═══ Entries shown
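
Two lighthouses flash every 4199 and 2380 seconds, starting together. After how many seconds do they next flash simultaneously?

gcd first: 4199 = 1·2380 + 1819; 2380 = 1·1819 + 561; 1819 = 3·561 + 136; 561 = 4·136 + 17; 136 = 8·17 + 0 → gcd = 17
lcm = 4199·2380/gcd = 9993620/17 = 587860

587860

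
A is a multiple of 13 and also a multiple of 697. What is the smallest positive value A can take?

gcd first: 697 = 53·13 + 8; 13 = 1·8 + 5; 8 = 1·5 + 3; 5 = 1·3 + 2; 3 = 1·2 + 1; 2 = 2·1 + 0 → gcd = 1
lcm = 13·697/gcd = 9061/1 = 9061

9061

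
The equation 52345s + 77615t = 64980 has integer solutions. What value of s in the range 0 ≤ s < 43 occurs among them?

gcd(52345, 77615) = 1805 (Euclid: 77615 = 1·52345 + 25270; 52345 = 2·25270 + 1805; 25270 = 14·1805 + 0), and 1805 | 64980.
Extended Euclid: 52345·(3) + 77615·(-2) = 1805. Scale by 36: s₀ = 108.
General solution s = s₀ + 43k; reducing mod 43 gives s = 22 (and t = -14).

22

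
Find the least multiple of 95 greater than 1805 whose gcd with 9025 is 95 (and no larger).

gcd(a, 9025) = 95 forces 95 | a; write a = 95s. Then gcd(95s, 95·95) = 95·gcd(s, 95), so need gcd(s, 95) = 1.
95s > 1805 gives s ≥ 20. The least s ≥ 20 coprime to 95 is 21, so a = 95·21 = 1995.

1995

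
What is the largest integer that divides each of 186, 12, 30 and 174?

gcd(186, 12): 186 = 15·12 + 6; 12 = 2·6 + 0 → 6
gcd(6, 30): 30 = 5·6 + 0 → 6
gcd(6, 174): 174 = 29·6 + 0 → 6

6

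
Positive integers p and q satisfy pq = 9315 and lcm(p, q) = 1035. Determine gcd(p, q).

9

From gcd × lcm = pq: gcd = 9315 / 1035 = 9.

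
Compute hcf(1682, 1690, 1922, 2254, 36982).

gcd(1682, 1690): 1690 = 1·1682 + 8; 1682 = 210·8 + 2; 8 = 4·2 + 0 → 2
gcd(2, 1922): 1922 = 961·2 + 0 → 2
gcd(2, 2254): 2254 = 1127·2 + 0 → 2
gcd(2, 36982): 36982 = 18491·2 + 0 → 2

2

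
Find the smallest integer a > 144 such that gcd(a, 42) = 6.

150

Multiples of 6 above 144: 6·25, 6·26, … . Need the cofactor coprime to 42/6 = 7.
Checking s = 25, 26, … the first with gcd(s, 7) = 1 is s = 25, giving 150.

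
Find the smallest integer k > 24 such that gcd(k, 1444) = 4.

28

gcd(k, 1444) = 4 forces 4 | k; write k = 4s. Then gcd(4s, 4·361) = 4·gcd(s, 361), so need gcd(s, 361) = 1.
4s > 24 gives s ≥ 7. The least s ≥ 7 coprime to 361 is 7, so k = 4·7 = 28.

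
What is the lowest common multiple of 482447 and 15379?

482447 = 7 · 41³; 15379 = 7 · 13³
max exponents: 7 · 13³ · 41³ = 1059936059

1059936059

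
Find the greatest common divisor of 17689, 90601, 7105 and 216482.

17689 = 7² · 19²; 90601 = 7² · 43²; 7105 = 5 · 7² · 29; 216482 = 2 · 7² · 47²
gcd takes min exponent of each prime: 7² = 49

49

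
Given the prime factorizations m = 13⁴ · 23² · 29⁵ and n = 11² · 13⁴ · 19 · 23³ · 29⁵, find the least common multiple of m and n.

max exponent per prime: 11² · 13⁴ · 19 · 23³ · 29⁵ = 16386487764679426537

16386487764679426537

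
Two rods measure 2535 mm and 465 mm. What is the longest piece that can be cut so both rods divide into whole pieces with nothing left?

2535 = 3 · 5 · 13²
465 = 3 · 5 · 31
Common: 3 · 5 = 15

15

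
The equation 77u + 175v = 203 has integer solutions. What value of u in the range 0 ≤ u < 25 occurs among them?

14

gcd(77, 175) = 7 (Euclid: 175 = 2·77 + 21; 77 = 3·21 + 14; 21 = 1·14 + 7; 14 = 2·7 + 0), and 7 | 203.
Extended Euclid: 77·(-9) + 175·(4) = 7. Scale by 29: u₀ = -261.
General solution u = u₀ + 25t; reducing mod 25 gives u = 14 (and v = -5).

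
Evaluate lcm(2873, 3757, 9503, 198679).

1888046537

lcm(2873, 3757) = 2873·3757/gcd = 10793861/221 = 48841
lcm(48841, 9503) = 48841·9503/gcd = 464136023/221 = 2100163
lcm(2100163, 198679) = 2100163·198679/gcd = 417258284677/221 = 1888046537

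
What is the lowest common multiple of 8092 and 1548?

gcd first: 8092 = 5·1548 + 352; 1548 = 4·352 + 140; 352 = 2·140 + 72; 140 = 1·72 + 68; 72 = 1·68 + 4; 68 = 17·4 + 0 → gcd = 4
lcm = 8092·1548/gcd = 12526416/4 = 3131604

3131604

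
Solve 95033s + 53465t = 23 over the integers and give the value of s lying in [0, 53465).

42621

Reduce mod 53465: 95033s ≡ 23 (mod 53465). With g = gcd(95033, 53465) = 1 dividing 23, divide through: 95033s ≡ 23 (mod 53465).
Since gcd(95033, 53465) = 1, s ≡ 23·(95033)⁻¹ ≡ 42621 (mod 53465). Smallest non-negative: 42621.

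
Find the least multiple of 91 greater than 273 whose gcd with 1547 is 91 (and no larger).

gcd(t, 1547) = 91 forces 91 | t; write t = 91s. Then gcd(91s, 91·17) = 91·gcd(s, 17), so need gcd(s, 17) = 1.
91s > 273 gives s ≥ 4. The least s ≥ 4 coprime to 17 is 4, so t = 91·4 = 364.

364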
══════
**Directions**
Write all the entries out again exactly as they are.

**Solution to the exercise**
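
Two lighthouses flash every 4199 and 2380 seconds, starting together. After how many seconds do they next flash simultaneously?

gcd first: 4199 = 1·2380 + 1819; 2380 = 1·1819 + 561; 1819 = 3·561 + 136; 561 = 4·136 + 17; 136 = 8·17 + 0 → gcd = 17
lcm = 4199·2380/gcd = 9993620/17 = 587860

587860

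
A is a multiple of 13 and also a multiple of 697. What is the smallest positive value A can take?

gcd first: 697 = 53·13 + 8; 13 = 1·8 + 5; 8 = 1·5 + 3; 5 = 1·3 + 2; 3 = 1·2 + 1; 2 = 2·1 + 0 → gcd = 1
lcm = 13·697/gcd = 9061/1 = 9061

9061

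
The equation 52345s + 77615t = 64980 has integer solutions. What value of s in the range 0 ≤ s < 43 occurs among them?

gcd(52345, 77615) = 1805 (Euclid: 77615 = 1·52345 + 25270; 52345 = 2·25270 + 1805; 25270 = 14·1805 + 0), and 1805 | 64980.
Extended Euclid: 52345·(3) + 77615·(-2) = 1805. Scale by 36: s₀ = 108.
General solution s = s₀ + 43k; reducing mod 43 gives s = 22 (and t = -14).

22

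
Find the least multiple of 95 greater than 1805 whose gcd with 9025 is 95 (and no larger).

gcd(a, 9025) = 95 forces 95 | a; write a = 95s. Then gcd(95s, 95·95) = 95·gcd(s, 95), so need gcd(s, 95) = 1.
95s > 1805 gives s ≥ 20. The least s ≥ 20 coprime to 95 is 21, so a = 95·21 = 1995.

1995

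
What is the largest integer that divides each of 186, 12, 30 and 174?

gcd(186, 12): 186 = 15·12 + 6; 12 = 2·6 + 0 → 6
gcd(6, 30): 30 = 5·6 + 0 → 6
gcd(6, 174): 174 = 29·6 + 0 → 6

6

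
Positive integers p and q satisfy pq = 9315 and lcm(p, q) = 1035. Determine gcd(p, q).

9

From gcd × lcm = pq: gcd = 9315 / 1035 = 9.

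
Compute hcf(1682, 1690, 1922, 2254, 36982).

gcd(1682, 1690): 1690 = 1·1682 + 8; 1682 = 210·8 + 2; 8 = 4·2 + 0 → 2
gcd(2, 1922): 1922 = 961·2 + 0 → 2
gcd(2, 2254): 2254 = 1127·2 + 0 → 2
gcd(2, 36982): 36982 = 18491·2 + 0 → 2

2

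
Find the smallest integer a > 144 such that gcd(a, 42) = 6.

150

Multiples of 6 above 144: 6·25, 6·26, … . Need the cofactor coprime to 42/6 = 7.
Checking s = 25, 26, … the first with gcd(s, 7) = 1 is s = 25, giving 150.

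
Find the smallest integer k > 24 such that gcd(k, 1444) = 4.

28

gcd(k, 1444) = 4 forces 4 | k; write k = 4s. Then gcd(4s, 4·361) = 4·gcd(s, 361), so need gcd(s, 361) = 1.
4s > 24 gives s ≥ 7. The least s ≥ 7 coprime to 361 is 7, so k = 4·7 = 28.

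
What is the lowest common multiple of 482447 and 15379?

482447 = 7 · 41³; 15379 = 7 · 13³
max exponents: 7 · 13³ · 41³ = 1059936059

1059936059

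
Find the greatest common divisor of 17689, 90601, 7105 and 216482.

17689 = 7² · 19²; 90601 = 7² · 43²; 7105 = 5 · 7² · 29; 216482 = 2 · 7² · 47²
gcd takes min exponent of each prime: 7² = 49

49

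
Given the prime factorizations m = 13⁴ · 23² · 29⁵ and n = 11² · 13⁴ · 19 · 23³ · 29⁵, find the least common multiple of m and n.

max exponent per prime: 11² · 13⁴ · 19 · 23³ · 29⁵ = 16386487764679426537

16386487764679426537

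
Two rods measure 2535 mm and 465 mm. What is the longest piece that can be cut so both rods divide into whole pieces with nothing left?

2535 = 3 · 5 · 13²
465 = 3 · 5 · 31
Common: 3 · 5 = 15

15

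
The equation 77u + 175v = 203 has integer solutions. What value of u in the range 0 ≤ u < 25 occurs among them?

14

gcd(77, 175) = 7 (Euclid: 175 = 2·77 + 21; 77 = 3·21 + 14; 21 = 1·14 + 7; 14 = 2·7 + 0), and 7 | 203.
Extended Euclid: 77·(-9) + 175·(4) = 7. Scale by 29: u₀ = -261.
General solution u = u₀ + 25t; reducing mod 25 gives u = 14 (and v = -5).

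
Evaluate lcm(2873, 3757, 9503, 198679).

1888046537

lcm(2873, 3757) = 2873·3757/gcd = 10793861/221 = 48841
lcm(48841, 9503) = 48841·9503/gcd = 464136023/221 = 2100163
lcm(2100163, 198679) = 2100163·198679/gcd = 417258284677/221 = 1888046537

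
What is the lowest common multiple of 8092 and 1548?

gcd first: 8092 = 5·1548 + 352; 1548 = 4·352 + 140; 352 = 2·140 + 72; 140 = 1·72 + 68; 72 = 1·68 + 4; 68 = 17·4 + 0 → gcd = 4
lcm = 8092·1548/gcd = 12526416/4 = 3131604

3131604

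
Solve 95033s + 53465t = 23 over the integers and give the value of s lying in [0, 53465).

42621

Reduce mod 53465: 95033s ≡ 23 (mod 53465). With g = gcd(95033, 53465) = 1 dividing 23, divide through: 95033s ≡ 23 (mod 53465).
Since gcd(95033, 53465) = 1, s ≡ 23·(95033)⁻¹ ≡ 42621 (mod 53465). Smallest non-negative: 42621.

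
Find the least multiple of 91 greater than 273 whose gcd with 1547 is 91 (and no larger).

gcd(t, 1547) = 91 forces 91 | t; write t = 91s. Then gcd(91s, 91·17) = 91·gcd(s, 17), so need gcd(s, 17) = 1.
91s > 273 gives s ≥ 4. The least s ≥ 4 coprime to 17 is 4, so t = 91·4 = 364.

364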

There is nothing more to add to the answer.